═════ Data records ═════

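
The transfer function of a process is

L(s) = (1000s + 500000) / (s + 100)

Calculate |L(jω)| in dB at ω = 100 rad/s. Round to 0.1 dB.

71.1 dB

Substitute s = j100:
Numerator: 1000(j100) + 500000 = 500000 + j100000
Denominator: (j100) + 100 = 100 + j100
|N| = √(500000² + 100000²) ≈ 5.099e+05, ∠N ≈ 11.31°
|D| = √(100² + 100²) ≈ 141.42, ∠D ≈ 45.00°
|L| = 5.099e+05 / 141.42 ≈ 3605.6
Gain = 20 log₁₀(3605.6) ≈ 71.14 dB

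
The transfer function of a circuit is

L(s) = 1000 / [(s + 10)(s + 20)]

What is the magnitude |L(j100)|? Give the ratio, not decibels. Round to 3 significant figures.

0.0976

At s = jω = j100:
pole (s+10): 10 + j100 → |·| = √(10²+100²) = √10100 ≈ 100.5, ∠ = arctan(100/10) ≈ 84.29°
pole (s+20): 20 + j100 → |·| = √(20²+100²) = √10400 ≈ 101.98, ∠ = arctan(100/20) ≈ 78.69°
|L| = 1000 / 10249 ≈ 0.09757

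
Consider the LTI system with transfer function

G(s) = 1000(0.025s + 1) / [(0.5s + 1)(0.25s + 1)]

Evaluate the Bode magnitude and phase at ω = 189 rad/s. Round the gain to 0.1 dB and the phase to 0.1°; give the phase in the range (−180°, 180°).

0.7 dB, -100.1°

At ω = 189 rad/s:
zero (1 + j189·0.025) = 1 + j4.725 → |·| ≈ 4.8297, ∠ ≈ 78.05°
pole (1 + j189·0.5) = 1 + j94.5 → |·| ≈ 94.505, ∠ ≈ 89.39°
pole (1 + j189·0.25) = 1 + j47.25 → |·| ≈ 47.261, ∠ ≈ 88.79°
|G| = 1000 · 4.8297 / (94.505 · 47.261) ≈ 1.0813
Gain = 20 log₁₀(1.0813) ≈ 0.68 dB
∠G = (78.05°) − (89.39° + 88.79°) = -100.13°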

═════

## [Your objective]
Read through the entries and copy every line that includes "function".

## [Task response]
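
The transfer function of a process is
The transfer function of a circuit is
Consider the LTI system with transfer function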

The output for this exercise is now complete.